- [Task objective]
Please give, word for word, the line containing "As things stand, not" and every line that comes after it in the data below.

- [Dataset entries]
_____
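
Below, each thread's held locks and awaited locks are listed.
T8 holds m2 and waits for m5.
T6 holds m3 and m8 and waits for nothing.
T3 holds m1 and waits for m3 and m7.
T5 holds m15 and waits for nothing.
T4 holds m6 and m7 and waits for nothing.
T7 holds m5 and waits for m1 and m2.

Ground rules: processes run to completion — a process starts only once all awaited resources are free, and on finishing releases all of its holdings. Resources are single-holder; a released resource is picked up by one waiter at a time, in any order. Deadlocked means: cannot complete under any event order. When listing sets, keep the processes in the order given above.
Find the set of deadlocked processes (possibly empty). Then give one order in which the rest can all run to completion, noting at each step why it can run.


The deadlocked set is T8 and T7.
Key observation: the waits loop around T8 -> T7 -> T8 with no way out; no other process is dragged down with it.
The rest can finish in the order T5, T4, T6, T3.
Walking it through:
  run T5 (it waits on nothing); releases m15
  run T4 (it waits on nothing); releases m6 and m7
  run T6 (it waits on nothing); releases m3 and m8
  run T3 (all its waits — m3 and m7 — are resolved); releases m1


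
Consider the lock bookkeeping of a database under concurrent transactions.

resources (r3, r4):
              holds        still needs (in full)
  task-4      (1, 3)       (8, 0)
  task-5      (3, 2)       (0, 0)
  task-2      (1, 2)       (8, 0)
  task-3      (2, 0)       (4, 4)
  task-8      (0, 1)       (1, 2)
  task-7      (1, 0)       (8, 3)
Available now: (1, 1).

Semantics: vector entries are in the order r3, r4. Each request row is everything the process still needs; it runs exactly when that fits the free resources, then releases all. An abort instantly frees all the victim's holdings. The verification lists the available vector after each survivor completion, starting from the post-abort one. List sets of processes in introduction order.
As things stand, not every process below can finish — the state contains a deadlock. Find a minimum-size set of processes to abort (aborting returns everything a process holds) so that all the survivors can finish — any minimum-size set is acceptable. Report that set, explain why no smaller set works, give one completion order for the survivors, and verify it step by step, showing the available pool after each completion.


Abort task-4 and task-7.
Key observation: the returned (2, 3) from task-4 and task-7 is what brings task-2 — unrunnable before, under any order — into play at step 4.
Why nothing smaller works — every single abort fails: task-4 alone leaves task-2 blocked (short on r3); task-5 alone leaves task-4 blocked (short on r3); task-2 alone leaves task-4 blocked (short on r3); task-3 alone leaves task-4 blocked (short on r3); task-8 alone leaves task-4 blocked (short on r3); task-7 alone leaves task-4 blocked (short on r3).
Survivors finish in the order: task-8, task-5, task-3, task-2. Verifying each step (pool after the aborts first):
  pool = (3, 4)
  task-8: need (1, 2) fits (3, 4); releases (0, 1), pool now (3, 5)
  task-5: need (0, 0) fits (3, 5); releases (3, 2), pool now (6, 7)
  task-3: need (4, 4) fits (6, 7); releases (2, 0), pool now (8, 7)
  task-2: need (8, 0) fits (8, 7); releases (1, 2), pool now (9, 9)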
_____
- [Response to this exercise]
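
As things stand, not every process below can finish — the state contains a deadlock. Find a minimum-size set of processes to abort (aborting returns everything a process holds) so that all the survivors can finish — any minimum-size set is acceptable. Report that set, explain why no smaller set works, give one completion order for the survivors, and verify it step by step, showing the available pool after each completion.


Abort task-4 and task-7.
Key observation: the returned (2, 3) from task-4 and task-7 is what brings task-2 — unrunnable before, under any order — into play at step 4.
Why nothing smaller works — every single abort fails: task-4 alone leaves task-2 blocked (short on r3); task-5 alone leaves task-4 blocked (short on r3); task-2 alone leaves task-4 blocked (short on r3); task-3 alone leaves task-4 blocked (short on r3); task-8 alone leaves task-4 blocked (short on r3); task-7 alone leaves task-4 blocked (short on r3).
Survivors finish in the order: task-8, task-5, task-3, task-2. Verifying each step (pool after the aborts first):
  pool = (3, 4)
  task-8: need (1, 2) fits (3, 4); releases (0, 1), pool now (3, 5)
  task-5: need (0, 0) fits (3, 5); releases (3, 2), pool now (6, 7)
  task-3: need (4, 4) fits (6, 7); releases (2, 0), pool now (8, 7)
  task-2: need (8, 0) fits (8, 7); releases (1, 2), pool now (9, 9)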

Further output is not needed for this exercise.